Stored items

######

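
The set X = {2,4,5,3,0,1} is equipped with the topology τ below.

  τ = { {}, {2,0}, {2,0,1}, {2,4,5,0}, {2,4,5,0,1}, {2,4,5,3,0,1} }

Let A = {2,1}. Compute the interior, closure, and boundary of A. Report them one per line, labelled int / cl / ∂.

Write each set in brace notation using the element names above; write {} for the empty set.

int(A) = {}
cl(A)  = {2,4,5,3,0,1}
∂A     = {2,4,5,3,0,1}

open subsets of A: {}; so int(A) = {}
closure: X∖int(X∖A) = X∖{} = {2,4,5,3,0,1}
∂A = {2,4,5,3,0,1} minus {} = {2,4,5,3,0,1}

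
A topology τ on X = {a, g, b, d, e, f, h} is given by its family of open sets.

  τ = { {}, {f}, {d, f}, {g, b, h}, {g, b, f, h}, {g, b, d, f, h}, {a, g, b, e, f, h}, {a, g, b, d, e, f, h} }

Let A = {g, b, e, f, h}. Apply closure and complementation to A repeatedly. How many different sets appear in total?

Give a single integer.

complement {a, d}; its interior {}; cl(A) = X∖{} = {a, g, b, d, e, f, h}
With k = closure, c = complement:
  1. A     = {g, b, e, f, h}
  2. kA    = {a, g, b, d, e, f, h}
  3. cA    = {a, d}
  4. ckA   = {}
  5. kcA   = {a, d, e}
  6. ckcA  = {g, b, f, h}
k, c of each give nothing new

6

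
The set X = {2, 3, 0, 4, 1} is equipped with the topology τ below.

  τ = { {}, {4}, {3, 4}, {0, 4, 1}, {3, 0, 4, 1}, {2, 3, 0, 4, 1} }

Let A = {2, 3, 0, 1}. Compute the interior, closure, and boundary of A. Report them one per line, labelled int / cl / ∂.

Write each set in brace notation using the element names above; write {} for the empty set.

int(A) = {}
cl(A)  = {2, 3, 0, 1}
∂A     = {2, 3, 0, 1}

opens ⊆ A: {}; union → int = {}
complement {4}; its interior {4}; cl(A) = X∖{4} = {2, 3, 0, 1}
boundary = {2, 3, 0, 1} ∖ {} = {2, 3, 0, 1}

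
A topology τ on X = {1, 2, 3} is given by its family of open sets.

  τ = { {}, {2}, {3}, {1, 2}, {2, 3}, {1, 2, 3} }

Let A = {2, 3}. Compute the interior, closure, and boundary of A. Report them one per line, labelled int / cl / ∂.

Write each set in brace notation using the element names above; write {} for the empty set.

opens ⊆ A: {}, {2}, {3}, {2, 3}; union → int = {2, 3}
complement {1}; its interior {}; cl(A) = X∖{} = {1, 2, 3}
boundary = {1, 2, 3} ∖ {2, 3} = {1}

int(A) = {2, 3}
cl(A)  = {1, 2, 3}
∂A     = {1}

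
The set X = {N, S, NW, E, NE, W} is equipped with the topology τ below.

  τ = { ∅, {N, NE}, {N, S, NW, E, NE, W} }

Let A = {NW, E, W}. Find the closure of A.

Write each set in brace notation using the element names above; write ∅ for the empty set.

{S, NW, E, W}

X∖A={N, S, NE}, int(X∖A)={N, NE}, hence cl(A)={S, NW, E, W}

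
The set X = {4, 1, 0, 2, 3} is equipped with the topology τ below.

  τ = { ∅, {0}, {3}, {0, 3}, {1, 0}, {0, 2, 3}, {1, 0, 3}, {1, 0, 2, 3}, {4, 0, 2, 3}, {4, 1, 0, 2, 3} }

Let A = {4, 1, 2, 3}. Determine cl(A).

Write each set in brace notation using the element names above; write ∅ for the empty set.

X∖A={0}, int(X∖A)={0}, hence cl(A)={4, 1, 2, 3}

{4, 1, 2, 3}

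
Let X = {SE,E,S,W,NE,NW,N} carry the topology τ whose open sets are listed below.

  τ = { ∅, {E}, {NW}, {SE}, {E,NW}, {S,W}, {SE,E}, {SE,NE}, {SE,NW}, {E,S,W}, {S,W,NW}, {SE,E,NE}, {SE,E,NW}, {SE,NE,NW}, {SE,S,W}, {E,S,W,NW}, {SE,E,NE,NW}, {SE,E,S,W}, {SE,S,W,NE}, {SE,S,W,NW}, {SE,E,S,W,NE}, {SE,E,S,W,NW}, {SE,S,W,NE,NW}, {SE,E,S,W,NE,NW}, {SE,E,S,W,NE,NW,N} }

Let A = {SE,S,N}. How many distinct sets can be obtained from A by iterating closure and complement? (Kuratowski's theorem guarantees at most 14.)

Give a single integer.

complement {E,W,NE,NW}; its interior {E,NW}; cl(A) = X∖{E,NW} = {SE,S,W,NE,N}
With k = closure, c = complement:
  1. A     = {SE,S,N}
  2. kA    = {SE,S,W,NE,N}
  3. cA    = {E,W,NE,NW}
  4. ckA   = {E,NW}
  5. kcA   = {E,S,W,NE,NW,N}
  6. kckA  = {E,NW,N}
  7. ckcA  = {SE}
  8. ckckA = {SE,S,W,NE}
  9. kckcA = {SE,NE,N}
  10. ckckcA = {E,S,W,NW}
  11. kckckcA = {E,S,W,NW,N}
  12. ckckckcA = {SE,NE}
k, c of each give nothing new

12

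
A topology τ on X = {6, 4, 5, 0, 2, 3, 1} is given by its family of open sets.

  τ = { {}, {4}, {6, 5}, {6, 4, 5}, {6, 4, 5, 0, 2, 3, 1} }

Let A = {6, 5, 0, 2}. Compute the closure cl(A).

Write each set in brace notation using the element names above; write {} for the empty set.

{6, 5, 0, 2, 3, 1}

closure: X∖int(X∖A) = X∖{4} = {6, 5, 0, 2, 3, 1}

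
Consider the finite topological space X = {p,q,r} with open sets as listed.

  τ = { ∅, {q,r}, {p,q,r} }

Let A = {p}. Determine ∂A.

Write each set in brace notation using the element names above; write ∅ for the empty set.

{p}

open subsets of A: ∅; so int(A) = ∅
closure: X∖int(X∖A) = X∖{q,r} = {p}
∂A = {p} minus ∅ = {p}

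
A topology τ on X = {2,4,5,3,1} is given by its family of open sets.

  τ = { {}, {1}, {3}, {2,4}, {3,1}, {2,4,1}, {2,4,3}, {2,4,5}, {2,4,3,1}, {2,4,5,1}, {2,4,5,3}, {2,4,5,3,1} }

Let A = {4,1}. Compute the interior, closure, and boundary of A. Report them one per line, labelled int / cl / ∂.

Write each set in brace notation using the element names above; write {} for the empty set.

U open, U⊆A: {}, {1}. int(A) = ⋃ = {1}
X∖A={2,5,3}, int(X∖A)={3}, hence cl(A)={2,4,5,1}
∂A: remove int from cl → {2,4,5}

int(A) = {1}
cl(A)  = {2,4,5,1}
∂A     = {2,4,5}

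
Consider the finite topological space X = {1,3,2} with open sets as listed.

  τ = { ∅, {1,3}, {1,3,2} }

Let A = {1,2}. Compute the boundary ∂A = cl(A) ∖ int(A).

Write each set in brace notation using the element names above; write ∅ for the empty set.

{1,3,2}

open subsets of A: ∅; so int(A) = ∅
closure: X∖int(X∖A) = X∖∅ = {1,3,2}
∂A = {1,3,2} minus ∅ = {1,3,2}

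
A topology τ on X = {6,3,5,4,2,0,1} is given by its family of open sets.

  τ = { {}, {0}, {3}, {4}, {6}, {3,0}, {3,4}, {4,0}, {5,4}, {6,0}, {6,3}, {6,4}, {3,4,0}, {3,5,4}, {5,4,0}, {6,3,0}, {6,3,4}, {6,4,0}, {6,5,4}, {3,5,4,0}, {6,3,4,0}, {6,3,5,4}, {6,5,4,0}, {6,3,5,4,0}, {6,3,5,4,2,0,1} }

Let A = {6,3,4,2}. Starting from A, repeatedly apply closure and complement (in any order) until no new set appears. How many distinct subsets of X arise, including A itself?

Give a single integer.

8

cl via duality: int({5,0,1}) = {0}, so X∖{0} = {6,3,5,4,2,1}
Write k for closure, c for complement:
  1. A     = {6,3,4,2}
  2. kA    = {6,3,5,4,2,1}
  3. cA    = {5,0,1}
  4. ckA   = {0}
  5. kcA   = {5,2,0,1}
  6. kckA  = {2,0,1}
  7. ckcA  = {6,3,4}
  8. ckckA = {6,3,5,4}
applying k or c yields no new set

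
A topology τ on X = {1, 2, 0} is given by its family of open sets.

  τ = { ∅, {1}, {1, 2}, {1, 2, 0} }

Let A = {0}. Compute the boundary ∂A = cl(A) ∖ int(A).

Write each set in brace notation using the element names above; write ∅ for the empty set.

opens ⊆ A: ∅; union → int = ∅
complement {1, 2}; its interior {1, 2}; cl(A) = X∖{1, 2} = {0}
boundary = {0} ∖ ∅ = {0}

{0}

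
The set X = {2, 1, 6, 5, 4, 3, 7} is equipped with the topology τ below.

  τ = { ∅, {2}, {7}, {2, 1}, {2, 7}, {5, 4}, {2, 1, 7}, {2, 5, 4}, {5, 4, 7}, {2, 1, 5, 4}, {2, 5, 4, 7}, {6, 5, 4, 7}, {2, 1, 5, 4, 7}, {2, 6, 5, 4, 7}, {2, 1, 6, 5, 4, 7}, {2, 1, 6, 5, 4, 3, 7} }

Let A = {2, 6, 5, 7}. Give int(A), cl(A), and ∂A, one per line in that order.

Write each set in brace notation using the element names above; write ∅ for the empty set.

int(A) = {2, 7}
cl(A)  = {2, 1, 6, 5, 4, 3, 7}
∂A     = {1, 6, 5, 4, 3}

open subsets of A: ∅, {7}, {2}, {2, 7}; so int(A) = {2, 7}
closure: X∖int(X∖A) = X∖∅ = {2, 1, 6, 5, 4, 3, 7}
∂A = {2, 1, 6, 5, 4, 3, 7} minus {2, 7} = {1, 6, 5, 4, 3}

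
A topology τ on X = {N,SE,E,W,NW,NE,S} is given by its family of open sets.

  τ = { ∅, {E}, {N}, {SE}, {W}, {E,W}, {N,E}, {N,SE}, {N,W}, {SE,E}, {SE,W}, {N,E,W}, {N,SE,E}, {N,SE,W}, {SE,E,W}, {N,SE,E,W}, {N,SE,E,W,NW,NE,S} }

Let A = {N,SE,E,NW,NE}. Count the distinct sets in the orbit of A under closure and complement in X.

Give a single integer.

6

cl via duality: int({W,S}) = {W}, so X∖{W} = {N,SE,E,NW,NE,S}
Write k for closure, c for complement:
  1. A     = {N,SE,E,NW,NE}
  2. kA    = {N,SE,E,NW,NE,S}
  3. cA    = {W,S}
  4. ckA   = {W}
  5. kcA   = {W,NW,NE,S}
  6. ckcA  = {N,SE,E}
applying k or c yields no new set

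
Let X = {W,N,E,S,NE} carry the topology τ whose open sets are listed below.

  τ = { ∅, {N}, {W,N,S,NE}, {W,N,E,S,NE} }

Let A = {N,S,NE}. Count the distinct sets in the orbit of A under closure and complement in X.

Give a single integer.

closure: X∖int(X∖A) = X∖∅ = {W,N,E,S,NE}
Let k=closure and c=complement:
  1. A     = {N,S,NE}
  2. kA    = {W,N,E,S,NE}
  3. cA    = {W,E}
  4. ckA   = ∅
  5. kcA   = {W,E,S,NE}
  6. ckcA  = {N}
— saturated at 6

6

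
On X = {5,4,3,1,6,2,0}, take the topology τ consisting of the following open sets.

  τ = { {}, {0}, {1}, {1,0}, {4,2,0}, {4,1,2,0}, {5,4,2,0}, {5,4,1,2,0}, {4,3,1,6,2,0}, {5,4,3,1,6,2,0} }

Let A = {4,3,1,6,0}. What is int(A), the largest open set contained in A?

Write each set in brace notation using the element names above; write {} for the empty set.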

######

WHAT THIS TASK INVOLVES
With the line containing "contained in A?" as the first and the last line above as the final one, copy those lines exactly and no others.

SOLUTION
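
Let A = {4,3,1,6,0}. What is int(A), the largest open set contained in A?

Write each set in brace notation using the element names above; write {} for the empty set.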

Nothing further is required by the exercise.